_Problem requirements_: Please set down the entries below once more, exactly.

Saved entries:
====

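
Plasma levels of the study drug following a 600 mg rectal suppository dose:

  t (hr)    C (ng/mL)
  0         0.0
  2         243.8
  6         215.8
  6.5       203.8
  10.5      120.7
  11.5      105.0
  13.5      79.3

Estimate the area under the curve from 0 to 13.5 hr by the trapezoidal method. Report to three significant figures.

AUC = 2210 ng/mL·hr

Trapezoidal AUC_0→13.5:
  [0→2]: (0.0+243.8)/2 × 2 = 243.8
  [2→6]: (243.8+215.8)/2 × 4 = 919.2
  [6→6.5]: (215.8+203.8)/2 × 0.5 = 104.9
  [6.5→10.5]: (203.8+120.7)/2 × 4 = 649.0
  [10.5→11.5]: (120.7+105.0)/2 × 1 = 112.85
  [11.5→13.5]: (105.0+79.3)/2 × 2 = 184.3
  Sum = 2214.05 ng/mL·hr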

====

_Reply to the exercise_:
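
Plasma levels of the study drug following a 600 mg rectal suppository dose:

  t (hr)    C (ng/mL)
  0         0.0
  2         243.8
  6         215.8
  6.5       203.8
  10.5      120.7
  11.5      105.0
  13.5      79.3

Estimate the area under the curve from 0 to 13.5 hr by the trapezoidal method. Report to three significant figures.

AUC = 2210 ng/mL·hr

Trapezoidal AUC_0→13.5:
  [0→2]: (0.0+243.8)/2 × 2 = 243.8
  [2→6]: (243.8+215.8)/2 × 4 = 919.2
  [6→6.5]: (215.8+203.8)/2 × 0.5 = 104.9
  [6.5→10.5]: (203.8+120.7)/2 × 4 = 649.0
  [10.5→11.5]: (120.7+105.0)/2 × 1 = 112.85
  [11.5→13.5]: (105.0+79.3)/2 × 2 = 184.3
  Sum = 2214.05 ng/mL·hr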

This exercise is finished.